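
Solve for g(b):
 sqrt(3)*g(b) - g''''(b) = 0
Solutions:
 g(b) = C1*exp(-3^(1/8)*b) + C2*exp(3^(1/8)*b) + C3*sin(3^(1/8)*b) + C4*cos(3^(1/8)*b)


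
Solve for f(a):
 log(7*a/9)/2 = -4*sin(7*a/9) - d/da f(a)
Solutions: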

■ WHAT THE EXERCISE ASKS ■
Output the listing exactly.

■ EXERCISE ANSWER ■
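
Solve for g(b):
 sqrt(3)*g(b) - g''''(b) = 0
Solutions:
 g(b) = C1*exp(-3^(1/8)*b) + C2*exp(3^(1/8)*b) + C3*sin(3^(1/8)*b) + C4*cos(3^(1/8)*b)


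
Solve for f(a):
 log(7*a/9)/2 = -4*sin(7*a/9) - d/da f(a)
Solutions: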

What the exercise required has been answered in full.